**Work item**. Only a slice of the listing below is wanted. Retype the lines from the one containing "Consider the switching function f(a,b,c,d,e,f)" through the one containing "Don't-cares: m57", exactly, both ends included.

**Task data**.
****************

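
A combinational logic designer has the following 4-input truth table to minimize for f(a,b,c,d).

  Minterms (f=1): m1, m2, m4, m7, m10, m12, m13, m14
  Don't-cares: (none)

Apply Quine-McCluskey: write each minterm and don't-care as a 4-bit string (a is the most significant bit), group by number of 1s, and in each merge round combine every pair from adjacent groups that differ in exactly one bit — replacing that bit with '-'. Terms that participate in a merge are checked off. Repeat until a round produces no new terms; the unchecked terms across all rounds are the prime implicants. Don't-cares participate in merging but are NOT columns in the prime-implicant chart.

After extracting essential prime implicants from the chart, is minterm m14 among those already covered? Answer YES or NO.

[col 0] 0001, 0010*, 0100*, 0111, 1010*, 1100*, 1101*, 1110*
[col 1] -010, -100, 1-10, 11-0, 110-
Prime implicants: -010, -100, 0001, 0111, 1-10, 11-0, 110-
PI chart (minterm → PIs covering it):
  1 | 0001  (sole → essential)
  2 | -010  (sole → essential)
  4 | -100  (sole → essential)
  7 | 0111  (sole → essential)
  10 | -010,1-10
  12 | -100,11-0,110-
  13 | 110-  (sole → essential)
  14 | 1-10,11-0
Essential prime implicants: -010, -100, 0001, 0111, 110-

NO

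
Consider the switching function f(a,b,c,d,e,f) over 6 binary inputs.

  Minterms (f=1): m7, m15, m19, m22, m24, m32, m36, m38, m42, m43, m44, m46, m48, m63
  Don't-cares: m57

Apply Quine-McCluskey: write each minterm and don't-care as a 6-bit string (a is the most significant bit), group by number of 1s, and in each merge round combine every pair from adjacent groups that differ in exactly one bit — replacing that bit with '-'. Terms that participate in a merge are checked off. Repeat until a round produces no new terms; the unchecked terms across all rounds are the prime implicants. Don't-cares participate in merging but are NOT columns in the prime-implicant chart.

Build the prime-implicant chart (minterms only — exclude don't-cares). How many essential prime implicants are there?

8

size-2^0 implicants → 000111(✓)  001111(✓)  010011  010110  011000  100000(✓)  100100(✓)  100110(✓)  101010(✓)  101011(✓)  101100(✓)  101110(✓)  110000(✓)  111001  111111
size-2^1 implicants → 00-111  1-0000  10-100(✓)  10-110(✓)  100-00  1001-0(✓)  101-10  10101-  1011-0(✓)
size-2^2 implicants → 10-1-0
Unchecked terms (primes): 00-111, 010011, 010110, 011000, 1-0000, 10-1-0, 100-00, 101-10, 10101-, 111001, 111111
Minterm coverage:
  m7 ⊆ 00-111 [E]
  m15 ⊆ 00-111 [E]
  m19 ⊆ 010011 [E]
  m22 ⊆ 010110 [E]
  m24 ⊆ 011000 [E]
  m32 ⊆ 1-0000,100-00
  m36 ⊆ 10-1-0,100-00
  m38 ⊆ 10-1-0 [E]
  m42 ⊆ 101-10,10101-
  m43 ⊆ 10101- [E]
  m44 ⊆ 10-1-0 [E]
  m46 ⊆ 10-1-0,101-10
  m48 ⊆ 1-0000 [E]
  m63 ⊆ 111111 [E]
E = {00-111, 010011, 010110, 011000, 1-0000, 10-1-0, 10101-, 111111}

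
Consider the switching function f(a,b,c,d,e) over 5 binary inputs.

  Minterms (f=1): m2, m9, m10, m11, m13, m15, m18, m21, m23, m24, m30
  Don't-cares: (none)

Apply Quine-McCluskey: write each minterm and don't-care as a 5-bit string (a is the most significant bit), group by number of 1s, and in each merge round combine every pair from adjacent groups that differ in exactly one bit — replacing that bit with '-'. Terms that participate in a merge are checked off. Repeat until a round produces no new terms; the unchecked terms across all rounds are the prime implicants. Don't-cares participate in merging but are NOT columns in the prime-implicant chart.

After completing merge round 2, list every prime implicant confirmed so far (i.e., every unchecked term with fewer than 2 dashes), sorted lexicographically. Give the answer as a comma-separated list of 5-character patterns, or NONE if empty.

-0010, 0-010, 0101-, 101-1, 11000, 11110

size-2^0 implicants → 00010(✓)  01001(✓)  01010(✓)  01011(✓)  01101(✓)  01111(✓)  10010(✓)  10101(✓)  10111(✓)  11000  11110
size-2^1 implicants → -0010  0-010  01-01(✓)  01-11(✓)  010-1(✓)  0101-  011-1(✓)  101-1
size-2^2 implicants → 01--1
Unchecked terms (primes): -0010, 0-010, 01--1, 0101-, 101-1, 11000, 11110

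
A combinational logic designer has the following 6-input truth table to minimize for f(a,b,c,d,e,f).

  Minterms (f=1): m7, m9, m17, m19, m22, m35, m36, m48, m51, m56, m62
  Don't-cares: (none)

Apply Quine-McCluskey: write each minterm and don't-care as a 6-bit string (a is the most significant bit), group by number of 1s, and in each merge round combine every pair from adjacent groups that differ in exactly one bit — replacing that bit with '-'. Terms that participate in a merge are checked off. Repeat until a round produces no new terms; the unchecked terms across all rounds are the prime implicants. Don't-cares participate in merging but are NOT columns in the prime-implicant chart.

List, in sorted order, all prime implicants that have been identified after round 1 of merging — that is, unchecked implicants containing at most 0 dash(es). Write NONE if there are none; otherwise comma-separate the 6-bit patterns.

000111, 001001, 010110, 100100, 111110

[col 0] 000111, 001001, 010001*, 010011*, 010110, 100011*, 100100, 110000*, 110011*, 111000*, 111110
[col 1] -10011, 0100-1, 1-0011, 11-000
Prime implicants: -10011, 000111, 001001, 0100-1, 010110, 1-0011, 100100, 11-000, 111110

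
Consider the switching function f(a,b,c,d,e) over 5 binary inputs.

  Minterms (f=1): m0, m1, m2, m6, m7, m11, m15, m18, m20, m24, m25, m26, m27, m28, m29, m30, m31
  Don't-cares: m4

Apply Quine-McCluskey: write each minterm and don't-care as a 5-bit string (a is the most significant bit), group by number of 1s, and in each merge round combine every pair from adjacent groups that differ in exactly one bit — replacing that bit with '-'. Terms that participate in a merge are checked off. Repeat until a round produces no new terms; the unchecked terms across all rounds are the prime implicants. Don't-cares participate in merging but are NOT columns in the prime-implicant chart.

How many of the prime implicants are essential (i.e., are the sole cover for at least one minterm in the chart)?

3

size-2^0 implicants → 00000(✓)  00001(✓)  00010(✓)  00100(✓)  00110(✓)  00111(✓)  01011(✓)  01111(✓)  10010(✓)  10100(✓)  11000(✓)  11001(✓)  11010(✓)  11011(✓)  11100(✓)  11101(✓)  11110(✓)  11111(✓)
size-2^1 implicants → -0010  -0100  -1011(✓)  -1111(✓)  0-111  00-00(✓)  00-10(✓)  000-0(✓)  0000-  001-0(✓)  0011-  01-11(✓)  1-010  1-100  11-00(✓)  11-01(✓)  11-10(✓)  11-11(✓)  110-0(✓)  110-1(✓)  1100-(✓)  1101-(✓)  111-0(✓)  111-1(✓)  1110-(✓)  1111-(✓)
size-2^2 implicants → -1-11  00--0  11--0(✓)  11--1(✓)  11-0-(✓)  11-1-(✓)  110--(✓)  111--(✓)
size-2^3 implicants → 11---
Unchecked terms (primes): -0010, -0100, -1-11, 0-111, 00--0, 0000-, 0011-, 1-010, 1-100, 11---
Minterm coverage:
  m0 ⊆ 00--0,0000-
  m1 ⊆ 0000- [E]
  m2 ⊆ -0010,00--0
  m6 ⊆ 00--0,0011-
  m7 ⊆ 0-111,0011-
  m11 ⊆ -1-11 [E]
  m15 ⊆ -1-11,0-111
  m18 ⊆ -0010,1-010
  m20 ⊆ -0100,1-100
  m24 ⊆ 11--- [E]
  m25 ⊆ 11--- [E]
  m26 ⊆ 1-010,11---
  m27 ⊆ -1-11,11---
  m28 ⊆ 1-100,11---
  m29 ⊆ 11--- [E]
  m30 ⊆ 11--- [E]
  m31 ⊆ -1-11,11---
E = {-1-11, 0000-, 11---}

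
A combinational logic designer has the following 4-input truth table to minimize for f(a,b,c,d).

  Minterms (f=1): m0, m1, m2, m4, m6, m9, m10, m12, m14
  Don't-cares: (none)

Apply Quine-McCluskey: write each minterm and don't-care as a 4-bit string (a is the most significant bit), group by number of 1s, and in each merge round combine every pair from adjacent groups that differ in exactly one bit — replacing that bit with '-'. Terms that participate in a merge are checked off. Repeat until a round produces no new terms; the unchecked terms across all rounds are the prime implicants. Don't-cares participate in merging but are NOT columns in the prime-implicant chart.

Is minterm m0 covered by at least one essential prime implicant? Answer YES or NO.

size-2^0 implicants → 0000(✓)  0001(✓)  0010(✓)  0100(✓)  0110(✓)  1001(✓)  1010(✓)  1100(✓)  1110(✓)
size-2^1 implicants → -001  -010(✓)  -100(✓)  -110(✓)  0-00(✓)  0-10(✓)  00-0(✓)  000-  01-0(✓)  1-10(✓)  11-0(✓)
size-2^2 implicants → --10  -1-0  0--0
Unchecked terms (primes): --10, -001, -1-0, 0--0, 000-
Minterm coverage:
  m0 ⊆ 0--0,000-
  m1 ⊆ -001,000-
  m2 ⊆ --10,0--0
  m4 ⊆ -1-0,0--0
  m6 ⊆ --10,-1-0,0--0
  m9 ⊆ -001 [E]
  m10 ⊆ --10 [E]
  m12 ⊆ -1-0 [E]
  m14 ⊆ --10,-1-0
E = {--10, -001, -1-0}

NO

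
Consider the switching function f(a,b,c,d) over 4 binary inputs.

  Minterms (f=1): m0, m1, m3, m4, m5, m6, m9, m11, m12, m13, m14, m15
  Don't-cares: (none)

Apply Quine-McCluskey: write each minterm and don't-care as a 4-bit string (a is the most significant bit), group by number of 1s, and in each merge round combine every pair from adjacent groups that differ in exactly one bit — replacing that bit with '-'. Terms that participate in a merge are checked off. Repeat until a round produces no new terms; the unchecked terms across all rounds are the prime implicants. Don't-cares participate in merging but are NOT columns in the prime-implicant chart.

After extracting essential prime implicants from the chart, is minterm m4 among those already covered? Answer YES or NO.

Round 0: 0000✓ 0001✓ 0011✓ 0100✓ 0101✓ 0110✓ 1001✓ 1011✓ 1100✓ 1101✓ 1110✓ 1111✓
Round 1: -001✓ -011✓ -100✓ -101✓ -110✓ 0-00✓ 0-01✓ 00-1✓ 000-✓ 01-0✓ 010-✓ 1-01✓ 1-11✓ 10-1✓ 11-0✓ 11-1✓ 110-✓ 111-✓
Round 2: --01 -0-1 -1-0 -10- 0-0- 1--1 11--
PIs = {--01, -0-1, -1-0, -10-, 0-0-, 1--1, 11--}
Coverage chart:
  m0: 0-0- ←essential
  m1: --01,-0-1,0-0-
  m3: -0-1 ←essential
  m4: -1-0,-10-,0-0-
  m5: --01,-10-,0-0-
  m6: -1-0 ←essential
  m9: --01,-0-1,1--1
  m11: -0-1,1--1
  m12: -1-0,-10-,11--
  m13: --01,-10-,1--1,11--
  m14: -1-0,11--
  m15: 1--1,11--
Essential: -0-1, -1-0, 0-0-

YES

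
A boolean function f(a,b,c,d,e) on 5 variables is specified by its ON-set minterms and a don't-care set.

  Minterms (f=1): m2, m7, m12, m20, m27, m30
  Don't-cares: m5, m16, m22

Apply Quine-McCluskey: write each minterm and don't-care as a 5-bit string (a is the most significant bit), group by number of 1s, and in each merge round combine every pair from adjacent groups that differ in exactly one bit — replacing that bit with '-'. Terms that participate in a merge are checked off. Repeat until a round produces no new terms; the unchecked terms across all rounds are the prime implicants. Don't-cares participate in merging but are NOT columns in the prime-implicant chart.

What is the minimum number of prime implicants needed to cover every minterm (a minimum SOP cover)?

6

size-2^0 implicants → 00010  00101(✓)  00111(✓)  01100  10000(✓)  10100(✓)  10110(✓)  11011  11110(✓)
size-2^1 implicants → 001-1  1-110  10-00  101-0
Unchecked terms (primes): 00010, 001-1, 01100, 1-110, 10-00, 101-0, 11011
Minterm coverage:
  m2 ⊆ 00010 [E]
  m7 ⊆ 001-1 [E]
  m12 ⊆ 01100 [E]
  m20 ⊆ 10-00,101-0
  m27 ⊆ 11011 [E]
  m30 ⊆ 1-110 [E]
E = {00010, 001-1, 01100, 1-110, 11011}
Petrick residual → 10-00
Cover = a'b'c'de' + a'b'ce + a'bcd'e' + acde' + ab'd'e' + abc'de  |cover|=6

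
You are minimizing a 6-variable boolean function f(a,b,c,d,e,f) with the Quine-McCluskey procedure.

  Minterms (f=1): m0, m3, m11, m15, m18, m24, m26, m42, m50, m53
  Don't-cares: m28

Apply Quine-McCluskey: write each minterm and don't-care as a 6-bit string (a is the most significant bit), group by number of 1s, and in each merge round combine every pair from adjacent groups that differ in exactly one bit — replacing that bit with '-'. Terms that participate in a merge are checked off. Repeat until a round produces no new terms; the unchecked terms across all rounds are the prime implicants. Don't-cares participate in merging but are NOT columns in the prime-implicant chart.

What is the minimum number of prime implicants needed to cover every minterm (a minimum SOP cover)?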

****************

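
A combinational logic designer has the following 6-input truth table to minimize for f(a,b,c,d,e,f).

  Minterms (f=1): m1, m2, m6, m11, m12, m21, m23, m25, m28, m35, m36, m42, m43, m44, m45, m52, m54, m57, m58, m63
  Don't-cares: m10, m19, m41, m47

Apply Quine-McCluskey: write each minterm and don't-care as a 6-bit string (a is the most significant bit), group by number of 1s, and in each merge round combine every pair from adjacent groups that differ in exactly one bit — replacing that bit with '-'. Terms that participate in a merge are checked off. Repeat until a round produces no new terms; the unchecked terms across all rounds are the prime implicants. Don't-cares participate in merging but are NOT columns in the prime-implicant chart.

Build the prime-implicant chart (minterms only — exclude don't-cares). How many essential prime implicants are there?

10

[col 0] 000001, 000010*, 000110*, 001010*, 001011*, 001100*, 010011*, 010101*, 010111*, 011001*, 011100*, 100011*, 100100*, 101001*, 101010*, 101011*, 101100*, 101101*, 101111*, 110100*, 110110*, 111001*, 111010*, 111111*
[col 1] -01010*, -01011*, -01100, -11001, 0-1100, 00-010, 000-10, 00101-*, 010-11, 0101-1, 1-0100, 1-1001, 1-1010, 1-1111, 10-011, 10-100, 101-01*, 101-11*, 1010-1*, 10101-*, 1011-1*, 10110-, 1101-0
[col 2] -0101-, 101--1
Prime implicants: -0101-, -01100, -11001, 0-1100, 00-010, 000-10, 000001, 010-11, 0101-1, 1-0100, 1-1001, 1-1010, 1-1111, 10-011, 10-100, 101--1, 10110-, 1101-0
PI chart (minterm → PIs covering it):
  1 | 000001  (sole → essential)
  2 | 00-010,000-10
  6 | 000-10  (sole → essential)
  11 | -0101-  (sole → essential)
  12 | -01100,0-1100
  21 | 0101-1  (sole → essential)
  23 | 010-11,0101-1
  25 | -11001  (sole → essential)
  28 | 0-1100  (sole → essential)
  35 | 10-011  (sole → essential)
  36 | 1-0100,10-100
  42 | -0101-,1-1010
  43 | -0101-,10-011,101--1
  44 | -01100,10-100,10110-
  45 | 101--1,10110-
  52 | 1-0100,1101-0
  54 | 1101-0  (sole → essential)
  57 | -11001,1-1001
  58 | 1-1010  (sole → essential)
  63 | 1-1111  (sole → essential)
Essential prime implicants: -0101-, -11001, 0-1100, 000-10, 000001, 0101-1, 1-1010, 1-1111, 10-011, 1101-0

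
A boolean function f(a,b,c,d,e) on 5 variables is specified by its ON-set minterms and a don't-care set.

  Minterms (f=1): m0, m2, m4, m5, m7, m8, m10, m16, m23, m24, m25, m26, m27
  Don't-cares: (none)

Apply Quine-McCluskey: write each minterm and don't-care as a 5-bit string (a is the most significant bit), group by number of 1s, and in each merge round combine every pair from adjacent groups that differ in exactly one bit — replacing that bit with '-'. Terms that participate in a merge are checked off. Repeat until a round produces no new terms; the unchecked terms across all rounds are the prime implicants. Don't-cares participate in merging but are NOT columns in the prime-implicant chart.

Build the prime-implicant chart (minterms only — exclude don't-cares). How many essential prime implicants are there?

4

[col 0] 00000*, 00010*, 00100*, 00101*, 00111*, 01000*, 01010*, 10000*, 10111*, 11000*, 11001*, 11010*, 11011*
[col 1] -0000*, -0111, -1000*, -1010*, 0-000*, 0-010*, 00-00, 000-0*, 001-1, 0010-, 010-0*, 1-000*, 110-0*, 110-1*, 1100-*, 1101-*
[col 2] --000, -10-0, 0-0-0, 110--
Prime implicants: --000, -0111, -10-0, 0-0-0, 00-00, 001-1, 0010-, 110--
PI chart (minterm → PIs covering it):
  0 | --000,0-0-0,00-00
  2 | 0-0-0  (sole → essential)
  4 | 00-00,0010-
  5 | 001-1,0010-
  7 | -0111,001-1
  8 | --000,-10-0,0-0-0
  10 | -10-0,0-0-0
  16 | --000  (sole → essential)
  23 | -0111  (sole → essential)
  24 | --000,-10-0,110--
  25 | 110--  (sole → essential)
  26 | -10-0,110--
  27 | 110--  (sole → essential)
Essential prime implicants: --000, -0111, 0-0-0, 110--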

****************

**Output for this task**.
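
Consider the switching function f(a,b,c,d,e,f) over 6 binary inputs.

  Minterms (f=1): m7, m15, m19, m22, m24, m32, m36, m38, m42, m43, m44, m46, m48, m63
  Don't-cares: m57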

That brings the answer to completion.